Reproduce without change the lines in the material below that run from the one with "Find the multiplicative" to the end, and nothing more.

[Start of Attachment]

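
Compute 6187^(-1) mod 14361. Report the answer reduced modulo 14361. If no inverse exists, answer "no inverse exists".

Apply the Euclidean algorithm to 14361 and 6187:
14361 = 2*6187 + 1987
6187 = 3*1987 + 226
1987 = 8*226 + 179
226 = 1*179 + 47
179 = 3*47 + 38
47 = 1*38 + 9
38 = 4*9 + 2
9 = 4*2 + 1
2 = 2*1 + 0
The gcd is 1. Working backward:
1 = 9 − 4·2
1 = −4·38 + 17·9
1 = 17·47 − 21·38
1 = −21·179 + 80·47
1 = 80·226 − 101·179
1 = −101·1987 + 888·226
1 = 888·6187 − 2765·1987
1 = −2765·14361 + 6418·6187
So 6187·6418 ≡ 1 (mod 14361).

6418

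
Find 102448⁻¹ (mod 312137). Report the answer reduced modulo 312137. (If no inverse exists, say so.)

gcd(312137, 102448) by repeated division:
312137 = 3*102448 + 4793
102448 = 21*4793 + 1795
4793 = 2*1795 + 1203
1795 = 1*1203 + 592
1203 = 2*592 + 19
592 = 31*19 + 3
19 = 6*3 + 1
3 = 3*1 + 0
The gcd is 1. Working backward:
1 = 19 − 6·3
1 = −6·592 + 187·19
1 = 187·1203 − 380·592
1 = −380·1795 + 567·1203
1 = 567·4793 − 1514·1795
1 = −1514·102448 + 32361·4793
1 = 32361·312137 − 98597·102448
So 102448·(-98597) ≡ 1 (mod 312137), and -98597 ≡ 213540 (mod 312137).

213540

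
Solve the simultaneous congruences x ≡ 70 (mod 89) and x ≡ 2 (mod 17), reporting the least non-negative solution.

70

Write x = 70 + 89·k. Then 89·k ≡ 2 − 70 ≡ 0 (mod 17).
Need 89⁻¹ mod 17. Extended Euclid on (17, 4):
17 = 4·4 + 1
4 = 4·1 + 0
Back-substitute:
1 = 17 − 4·4
89⁻¹ ≡ 13 (mod 17), so k ≡ 13·0 ≡ 0 (mod 17).
x = 70 + 89·0 = 70.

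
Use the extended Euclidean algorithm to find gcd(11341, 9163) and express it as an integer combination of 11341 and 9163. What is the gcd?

Apply Euclid's algorithm to 11341 and 9163:
11341 = 1·9163 + 2178
9163 = 4·2178 + 451
2178 = 4·451 + 374
451 = 1·374 + 77
374 = 4·77 + 66
77 = 1·66 + 11
66 = 6·11 + 0
gcd(11341, 9163) = 11.
Back-substituting:
11 = 77 − 66
11 = −374 + 5·77
11 = 5·451 − 6·374
11 = −6·2178 + 29·451
11 = 29·9163 − 122·2178
11 = −122·11341 + 151·9163
So 11 = (-122)·11341 + (151)·9163.

11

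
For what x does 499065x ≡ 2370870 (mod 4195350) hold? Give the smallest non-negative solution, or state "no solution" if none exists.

First find gcd(499065, 4195350):
4195350 = 8*499065 + 202830
499065 = 2*202830 + 93405
202830 = 2*93405 + 16020
93405 = 5*16020 + 13305
16020 = 1*13305 + 2715
13305 = 4*2715 + 2445
2715 = 1*2445 + 270
2445 = 9*270 + 15
270 = 18*15 + 0
gcd = 15 and 15 | 2370870, so solutions exist. Divide through by 15: 33271x ≡ 158058 (mod 279690).
Now find 33271⁻¹ mod 279690:
279690 = 8×33271 + 13522
33271 = 2×13522 + 6227
13522 = 2×6227 + 1068
6227 = 5×1068 + 887
1068 = 1×887 + 181
887 = 4×181 + 163
181 = 1×163 + 18
163 = 9×18 + 1
18 = 18×1 + 0
Back-substitute:
1 = 163 − 9·18
1 = −9·181 + 10·163
1 = 10·887 − 49·181
1 = −49·1068 + 59·887
1 = 59·6227 − 344·1068
1 = −344·13522 + 747·6227
1 = 747·33271 − 1838·13522
1 = −1838·279690 + 15451·33271
So 33271⁻¹ ≡ 15451 (mod 279690).
Then x ≡ 15451·158058 ≡ 180768 (mod 279690); the smallest non-negative solution is x = 180768.

180768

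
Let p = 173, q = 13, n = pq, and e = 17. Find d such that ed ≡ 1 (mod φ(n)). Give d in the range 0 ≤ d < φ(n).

φ(n) = (p−1)(q−1) = 172·12 = 2064.
Need d with 17·d ≡ 1 (mod 2064). Apply the extended Euclidean algorithm:
2064 = 121·17 + 7
17 = 2·7 + 3
7 = 2·3 + 1
3 = 3·1 + 0
Back-substitute:
1 = 7 − 2·3
1 = −2·17 + 5·7
1 = 5·2064 − 607·17
So 17·(-607) ≡ 1 (mod 2064), hence d ≡ -607 ≡ 1457 (mod 2064).

1457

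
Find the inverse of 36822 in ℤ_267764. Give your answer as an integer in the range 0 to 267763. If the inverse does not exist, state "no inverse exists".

no inverse exists

Compute gcd(36822, 267764):
267764 = 7·36822 + 10010
36822 = 3·10010 + 6792
10010 = 1·6792 + 3218
6792 = 2·3218 + 356
3218 = 9·356 + 14
356 = 25·14 + 6
14 = 2·6 + 2
6 = 3·2 + 0
gcd(36822, 267764) = 2 ≠ 1, so 36822 has no multiplicative inverse modulo 267764.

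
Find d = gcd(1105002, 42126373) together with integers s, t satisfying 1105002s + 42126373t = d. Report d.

1

Euclidean algorithm:
42126373 = 38*1105002 + 136297
1105002 = 8*136297 + 14626
136297 = 9*14626 + 4663
14626 = 3*4663 + 637
4663 = 7*637 + 204
637 = 3*204 + 25
204 = 8*25 + 4
25 = 6*4 + 1
4 = 4*1 + 0
gcd(1105002, 42126373) = 1.
Working backward:
1 = 25 − 6·4
1 = −6·204 + 49·25
1 = 49·637 − 153·204
1 = −153·4663 + 1120·637
1 = 1120·14626 − 3513·4663
1 = −3513·136297 + 32737·14626
1 = 32737·1105002 − 265409·136297
1 = −265409·42126373 + 10118279·1105002
So 1 = (-265409)·42126373 + (10118279)·1105002.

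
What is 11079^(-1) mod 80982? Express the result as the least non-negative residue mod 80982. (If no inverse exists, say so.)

Euclidean algorithm on 80982, 11079:
80982 = 7*11079 + 3429
11079 = 3*3429 + 792
3429 = 4*792 + 261
792 = 3*261 + 9
261 = 29*9 + 0
Since gcd = 9 > 1, 11079 is not a unit mod 80982.

no inverse exists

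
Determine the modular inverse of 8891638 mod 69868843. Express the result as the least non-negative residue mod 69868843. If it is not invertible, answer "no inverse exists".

9842565

Run Euclid on (69868843, 8891638):
69868843 = 7·8891638 + 7627377
8891638 = 1·7627377 + 1264261
7627377 = 6·1264261 + 41811
1264261 = 30·41811 + 9931
41811 = 4·9931 + 2087
9931 = 4·2087 + 1583
2087 = 1·1583 + 504
1583 = 3·504 + 71
504 = 7·71 + 7
71 = 10·7 + 1
7 = 7·1 + 0
The gcd is 1. Working backward:
1 = 71 − 10·7
1 = −10·504 + 71·71
1 = 71·1583 − 223·504
1 = −223·2087 + 294·1583
1 = 294·9931 − 1399·2087
1 = −1399·41811 + 5890·9931
1 = 5890·1264261 − 178099·41811
1 = −178099·7627377 + 1074484·1264261
1 = 1074484·8891638 − 1252583·7627377
1 = −1252583·69868843 + 9842565·8891638
So 8891638·9842565 ≡ 1 (mod 69868843).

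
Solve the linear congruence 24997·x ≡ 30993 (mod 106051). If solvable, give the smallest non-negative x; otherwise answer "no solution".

First find gcd(24997, 106051):
106051 = 4*24997 + 6063
24997 = 4*6063 + 745
6063 = 8*745 + 103
745 = 7*103 + 24
103 = 4*24 + 7
24 = 3*7 + 3
7 = 2*3 + 1
3 = 3*1 + 0
gcd = 1, so a unique solution mod 106051 exists.
Back-substitute for the Bézout coefficients:
1 = 7 − 2·3
1 = −2·24 + 7·7
1 = 7·103 − 30·24
1 = −30·745 + 217·103
1 = 217·6063 − 1766·745
1 = −1766·24997 + 7281·6063
1 = 7281·106051 − 30890·24997
So 24997·(-30890) ≡ 1 (mod 106051), giving 24997⁻¹ ≡ 75161.
x ≡ 24997⁻¹·30993 ≡ 75161·30993 ≡ 54658 (mod 106051).

54658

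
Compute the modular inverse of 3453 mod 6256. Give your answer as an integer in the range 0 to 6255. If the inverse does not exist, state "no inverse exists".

Extended Euclidean algorithm:
6256 = 1*3453 + 2803
3453 = 1*2803 + 650
2803 = 4*650 + 203
650 = 3*203 + 41
203 = 4*41 + 39
41 = 1*39 + 2
39 = 19*2 + 1
2 = 2*1 + 0
The gcd is 1. Working backward:
1 = 39 − 19·2
1 = −19·41 + 20·39
1 = 20·203 − 99·41
1 = −99·650 + 317·203
1 = 317·2803 − 1367·650
1 = −1367·3453 + 1684·2803
1 = 1684·6256 − 3051·3453
So 3453·(-3051) ≡ 1 (mod 6256), and -3051 ≡ 3205 (mod 6256).

3205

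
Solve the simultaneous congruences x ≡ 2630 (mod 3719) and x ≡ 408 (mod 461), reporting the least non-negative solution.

731554

Write x = 2630 + 3719·k. Then 3719·k ≡ 408 − 2630 ≡ 83 (mod 461).
Need 3719⁻¹ mod 461. Extended Euclid on (461, 31):
461 = 14·31 + 27
31 = 1·27 + 4
27 = 6·4 + 3
4 = 1·3 + 1
3 = 3·1 + 0
Back-substitute:
1 = 4 − 3
1 = −27 + 7·4
1 = 7·31 − 8·27
1 = −8·461 + 119·31
3719⁻¹ ≡ 119 (mod 461), so k ≡ 119·83 ≡ 196 (mod 461).
x = 2630 + 3719·196 = 731554.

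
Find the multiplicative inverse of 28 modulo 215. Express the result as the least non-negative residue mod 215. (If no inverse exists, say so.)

192

Extended Euclidean algorithm:
215 = 7×28 + 19
28 = 1×19 + 9
19 = 2×9 + 1
9 = 9×1 + 0
Since gcd(28, 215) = 1, back-substitute to write 1 as a combination:
1 = 19 − 2·9
1 = −2·28 + 3·19
1 = 3·215 − 23·28
Hence 28⁻¹ ≡ -23 ≡ 192 (mod 215).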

[End of Attachment]

### RESPONSE TO THIS EXERCISE
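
Find the multiplicative inverse of 28 modulo 215. Express the result as the least non-negative residue mod 215. (If no inverse exists, say so.)

192

Extended Euclidean algorithm:
215 = 7×28 + 19
28 = 1×19 + 9
19 = 2×9 + 1
9 = 9×1 + 0
Since gcd(28, 215) = 1, back-substitute to write 1 as a combination:
1 = 19 − 2·9
1 = −2·28 + 3·19
1 = 3·215 − 23·28
Hence 28⁻¹ ≡ -23 ≡ 192 (mod 215).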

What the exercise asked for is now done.